> Work to complete: Where does the string "materials" occur in the entries below? Copy every line where it does.

Saved data entries
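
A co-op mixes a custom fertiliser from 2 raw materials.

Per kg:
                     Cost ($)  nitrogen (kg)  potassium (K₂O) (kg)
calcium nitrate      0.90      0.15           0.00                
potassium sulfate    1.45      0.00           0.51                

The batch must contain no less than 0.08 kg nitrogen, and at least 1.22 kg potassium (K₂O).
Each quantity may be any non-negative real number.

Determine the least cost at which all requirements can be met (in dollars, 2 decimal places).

$3.95

Treat it as an LP. Let x1 = kg of calcium nitrate, x2 = kg of potassium sulfate.
min 0.9x1 + 1.45x2 subject to:
  0.15x1 ≥ 0.08   (nitrogen)
  0.51x2 ≥ 1.22   (potassium (K₂O))
  x1, x2 ≥ 0.
Both inputs are positive at the optimum. There the nitrogen and potassium (K₂O) constraints are tight.
That vertex is x1 = 0.5333, x2 = 2.392.
Cost = 0.9·0.5333 + 1.45·2.392 = 3.9484.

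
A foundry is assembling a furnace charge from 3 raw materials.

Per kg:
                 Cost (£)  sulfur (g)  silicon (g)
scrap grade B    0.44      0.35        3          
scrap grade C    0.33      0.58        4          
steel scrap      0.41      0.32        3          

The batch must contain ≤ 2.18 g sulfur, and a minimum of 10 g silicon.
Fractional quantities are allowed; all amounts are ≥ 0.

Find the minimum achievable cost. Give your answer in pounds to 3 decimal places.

Let x1 = kg of scrap grade B, x2 = kg of scrap grade C, x3 = kg of steel scrap.
Minimise 0.44x1 + 0.33x2 + 0.41x3 with:
  0.35x1 + 0.58x2 + 0.32x3 ≤ 2.18   (sulfur)
  3x1 + 4x2 + 3x3 ≥ 10   (silicon)
  x1, x2, x3 ≥ 0.
The cheapest feasible vertex uses only scrap grade C; scrap grade B, steel scrap are not used. Binding constraint: silicon.
Optimal quantities: scrap grade C = 2.5 kg.
Objective = 0.33·2.5 = 0.82500.

£0.825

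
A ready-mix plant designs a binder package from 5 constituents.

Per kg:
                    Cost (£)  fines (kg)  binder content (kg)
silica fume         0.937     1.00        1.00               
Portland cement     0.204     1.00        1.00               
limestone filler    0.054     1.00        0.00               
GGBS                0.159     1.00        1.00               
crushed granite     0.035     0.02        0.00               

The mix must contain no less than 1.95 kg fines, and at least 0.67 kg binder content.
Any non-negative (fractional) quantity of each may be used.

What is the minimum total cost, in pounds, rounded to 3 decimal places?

Set it up as a linear program. Let x1 = kg of silica fume, x2 = kg of Portland cement, x3 = kg of limestone filler, x4 = kg of GGBS, x5 = kg of crushed granite.
min 0.937x1 + 0.204x2 + 0.054x3 + 0.159x4 + 0.035x5 s.t.:
  1x1 + 1x2 + 1x3 + 1x4 + 0.02x5 ≥ 1.95   (fines)
  1x1 + 1x2 + 1x4 ≥ 0.67   (binder content)
  x1, x2, x3, x4, x5 ≥ 0.
The minimum-cost mix takes nothing from silica fume, Portland cement, crushed granite — only limestone filler, GGBS. Binding constraints: fines and binder content.
So limestone filler = 1.28 kg, GGBS = 0.67 kg.
Total cost: 0.054·1.28 + 0.159·0.67 = 0.17565.

£0.176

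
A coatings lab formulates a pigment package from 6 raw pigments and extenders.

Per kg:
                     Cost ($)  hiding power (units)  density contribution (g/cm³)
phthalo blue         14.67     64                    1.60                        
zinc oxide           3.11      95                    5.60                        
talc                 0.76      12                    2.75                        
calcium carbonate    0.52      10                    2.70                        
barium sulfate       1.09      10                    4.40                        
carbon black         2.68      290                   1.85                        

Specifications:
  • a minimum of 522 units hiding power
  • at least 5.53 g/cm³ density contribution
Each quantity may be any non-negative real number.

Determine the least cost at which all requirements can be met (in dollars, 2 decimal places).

$5.18

Let x1 = kg of phthalo blue, x2 = kg of zinc oxide, x3 = kg of talc, x4 = kg of calcium carbonate, x5 = kg of barium sulfate, x6 = kg of carbon black.
Minimize 14.67x1 + 3.11x2 + 0.76x3 + 0.52x4 + 1.09x5 + 2.68x6 with:
  64x1 + 95x2 + 12x3 + 10x4 + 10x5 + 290x6 ≥ 522   (hiding power)
  1.6x1 + 5.6x2 + 2.75x3 + 2.7x4 + 4.4x5 + 1.85x6 ≥ 5.53   (density contribution)
  x1, x2, x3, x4, x5, x6 ≥ 0.
The minimum-cost mix takes nothing from phthalo blue, zinc oxide, talc, barium sulfate — only calcium carbonate, carbon black. Binding constraints: hiding power and density contribution.
Optimal quantities: calcium carbonate = 0.8345 kg, carbon black = 1.771 kg.
Objective = 0.52·0.8345 + 2.68·1.771 = 5.1802.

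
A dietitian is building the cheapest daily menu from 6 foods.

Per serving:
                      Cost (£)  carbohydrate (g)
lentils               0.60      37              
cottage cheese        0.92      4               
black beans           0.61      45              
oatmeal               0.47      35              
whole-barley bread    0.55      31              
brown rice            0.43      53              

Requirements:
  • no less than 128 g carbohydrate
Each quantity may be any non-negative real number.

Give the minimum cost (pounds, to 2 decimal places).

£1.04

Let x1 = servings of lentils, x2 = servings of cottage cheese, x3 = servings of black beans, x4 = servings of oatmeal, x5 = servings of whole-barley bread, x6 = servings of brown rice.
Minimize 0.6x1 + 0.92x2 + 0.61x3 + 0.47x4 + 0.55x5 + 0.43x6 subject to:
  37x1 + 4x2 + 45x3 + 35x4 + 31x5 + 53x6 ≥ 128   (carbohydrate)
  x1, x2, x3, x4, x5, x6 ≥ 0.
The cheapest feasible vertex uses only brown rice; lentils, cottage cheese, black beans, oatmeal, whole-barley bread are not used. The carbohydrate requirement is met with equality.
Optimal quantities: brown rice = 2.415 servings.
Hence cost = 0.43·2.415 = £1.0385.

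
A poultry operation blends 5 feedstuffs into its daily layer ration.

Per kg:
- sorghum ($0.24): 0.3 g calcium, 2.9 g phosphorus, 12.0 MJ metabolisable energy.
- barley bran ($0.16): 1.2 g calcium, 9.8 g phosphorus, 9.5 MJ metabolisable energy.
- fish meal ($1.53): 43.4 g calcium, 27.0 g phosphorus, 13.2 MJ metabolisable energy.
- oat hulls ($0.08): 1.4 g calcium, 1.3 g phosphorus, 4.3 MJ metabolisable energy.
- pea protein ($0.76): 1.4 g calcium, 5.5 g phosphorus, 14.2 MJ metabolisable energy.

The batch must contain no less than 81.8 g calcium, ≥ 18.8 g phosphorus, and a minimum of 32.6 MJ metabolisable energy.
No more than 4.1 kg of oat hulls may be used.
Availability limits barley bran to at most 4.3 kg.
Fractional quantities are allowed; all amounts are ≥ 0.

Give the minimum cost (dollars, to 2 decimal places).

$2.94

Set it up as a linear program. Let x1 = kg of sorghum, x2 = kg of barley bran, x3 = kg of fish meal, x4 = kg of oat hulls, x5 = kg of pea protein.
min 0.24x1 + 0.16x2 + 1.53x3 + 0.08x4 + 0.76x5 s.t.:
  0.3x1 + 1.2x2 + 43.4x3 + 1.4x4 + 1.4x5 ≥ 81.8   (calcium)
  2.9x1 + 9.8x2 + 27x3 + 1.3x4 + 5.5x5 ≥ 18.8   (phosphorus)
  12x1 + 9.5x2 + 13.2x3 + 4.3x4 + 14.2x5 ≥ 32.6   (metabolisable energy)
  x4 ≤ 4.1
  x2 ≤ 4.3
  x1, x2, x3, x4, x5 ≥ 0.
At the optimum only fish meal, oat hulls are positive (sorghum, barley bran, pea protein = 0). There the calcium and metabolisable energy constraints are tight.
Optimal quantities: fish meal = 1.8205 kg, oat hulls = 1.9929 kg.
Total cost: 1.53·1.8205 + 0.08·1.9929 = 2.9448.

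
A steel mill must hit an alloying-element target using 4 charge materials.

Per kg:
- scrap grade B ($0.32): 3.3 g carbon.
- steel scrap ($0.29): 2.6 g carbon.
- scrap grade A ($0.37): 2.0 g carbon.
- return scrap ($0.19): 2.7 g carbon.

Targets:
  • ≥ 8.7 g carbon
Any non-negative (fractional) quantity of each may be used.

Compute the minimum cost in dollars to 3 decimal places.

Set it up as a linear program. Let x1 = kg of scrap grade B, x2 = kg of steel scrap, x3 = kg of scrap grade A, x4 = kg of return scrap.
Minimise 0.32x1 + 0.29x2 + 0.37x3 + 0.19x4 subject to:
  3.3x1 + 2.6x2 + 2x3 + 2.7x4 ≥ 8.7   (carbon)
  x1, x2, x3, x4 ≥ 0.
At the optimum only return scrap is positive (scrap grade B, steel scrap, scrap grade A = 0). The carbon requirement is met with equality.
So return scrap = 3.222 kg.
Hence cost = 0.19·3.222 = $0.61218.

$0.612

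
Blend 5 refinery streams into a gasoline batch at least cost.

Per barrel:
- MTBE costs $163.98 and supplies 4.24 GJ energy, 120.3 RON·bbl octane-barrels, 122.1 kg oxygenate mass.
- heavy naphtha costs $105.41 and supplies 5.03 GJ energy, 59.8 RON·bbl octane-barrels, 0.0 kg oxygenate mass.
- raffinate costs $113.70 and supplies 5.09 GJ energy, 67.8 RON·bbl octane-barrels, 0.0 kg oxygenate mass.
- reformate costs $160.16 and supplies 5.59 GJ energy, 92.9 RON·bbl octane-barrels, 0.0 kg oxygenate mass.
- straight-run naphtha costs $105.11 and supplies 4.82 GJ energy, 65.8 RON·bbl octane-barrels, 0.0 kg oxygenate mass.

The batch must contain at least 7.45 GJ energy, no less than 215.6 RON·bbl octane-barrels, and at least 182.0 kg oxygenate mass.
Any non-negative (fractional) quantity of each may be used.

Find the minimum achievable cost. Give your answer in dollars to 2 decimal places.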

> Exercise solution:
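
A co-op mixes a custom fertiliser from 2 raw materials.
A foundry is assembling a furnace charge from 3 raw materials.
A steel mill must hit an alloying-element target using 4 charge materials.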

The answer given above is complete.